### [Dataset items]
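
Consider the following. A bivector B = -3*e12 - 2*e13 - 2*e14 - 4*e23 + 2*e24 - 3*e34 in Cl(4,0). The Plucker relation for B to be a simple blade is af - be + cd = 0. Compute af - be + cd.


Plucker relation: af - be + cd
a*f = (-3)*(-3) = 9
b*e = (-2)*2 = -4
c*d = (-2)*(-4) = 8
af - be + cd = 9 - (-4) + 8
= 21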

### [What the exercise asks]
Every line above should be printed again exactly as it stands.

### [Written answer]
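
Consider the following. A bivector B = -3*e12 - 2*e13 - 2*e14 - 4*e23 + 2*e24 - 3*e34 in Cl(4,0). The Plucker relation for B to be a simple blade is af - be + cd = 0. Compute af - be + cd.


Plucker relation: af - be + cd
a*f = (-3)*(-3) = 9
b*e = (-2)*2 = -4
c*d = (-2)*(-4) = 8
af - be + cd = 9 - (-4) + 8
= 21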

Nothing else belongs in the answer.